• _EXERCISE OBJECTIVE_
Return the records, each one exactly as written.

[Stored data]
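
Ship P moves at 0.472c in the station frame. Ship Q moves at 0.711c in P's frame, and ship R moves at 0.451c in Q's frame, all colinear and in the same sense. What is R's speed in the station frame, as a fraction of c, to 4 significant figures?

u ≈ 0.9552c

Compose boost 2: (0.711 + 0.472)/(1 + 0.711×0.472) = 1.183/1.33559 = 0.885750
Compose boost 3: (0.451 + 0.885750)/(1 + 0.451×0.885750) = 1.33675/1.39947 = 0.9552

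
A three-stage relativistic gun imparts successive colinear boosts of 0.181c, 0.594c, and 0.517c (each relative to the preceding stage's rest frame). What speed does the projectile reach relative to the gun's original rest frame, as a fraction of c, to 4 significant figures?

Compose boost 2: (0.594 + 0.181)/(1 + 0.594×0.181) = 0.7750/1.10751 = 0.699765
Compose boost 3: (0.517 + 0.699765)/(1 + 0.517×0.699765) = 1.21677/1.36178 = 0.8935

u ≈ 0.8935c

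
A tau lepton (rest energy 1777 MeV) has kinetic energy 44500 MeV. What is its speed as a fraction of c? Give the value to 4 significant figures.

γ = 1 + K/(m₀c²) = 1 + 44500/1777 = 26.0422
β = √(1 − 1/γ²) = 0.9993

β ≈ 0.9993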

• _EXERCISE OUTPUT_
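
Ship P moves at 0.472c in the station frame. Ship Q moves at 0.711c in P's frame, and ship R moves at 0.451c in Q's frame, all colinear and in the same sense. What is R's speed in the station frame, as a fraction of c, to 4 significant figures?

u ≈ 0.9552c

Compose boost 2: (0.711 + 0.472)/(1 + 0.711×0.472) = 1.183/1.33559 = 0.885750
Compose boost 3: (0.451 + 0.885750)/(1 + 0.451×0.885750) = 1.33675/1.39947 = 0.9552

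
A three-stage relativistic gun imparts successive colinear boosts of 0.181c, 0.594c, and 0.517c (each relative to the preceding stage's rest frame). What speed does the projectile reach relative to the gun's original rest frame, as a fraction of c, to 4 significant figures?

Compose boost 2: (0.594 + 0.181)/(1 + 0.594×0.181) = 0.7750/1.10751 = 0.699765
Compose boost 3: (0.517 + 0.699765)/(1 + 0.517×0.699765) = 1.21677/1.36178 = 0.8935

u ≈ 0.8935c

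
A tau lepton (rest energy 1777 MeV) has kinetic energy 44500 MeV. What is its speed as a fraction of c? Give the value to 4 significant figures.

γ = 1 + K/(m₀c²) = 1 + 44500/1777 = 26.0422
β = √(1 − 1/γ²) = 0.9993

β ≈ 0.9993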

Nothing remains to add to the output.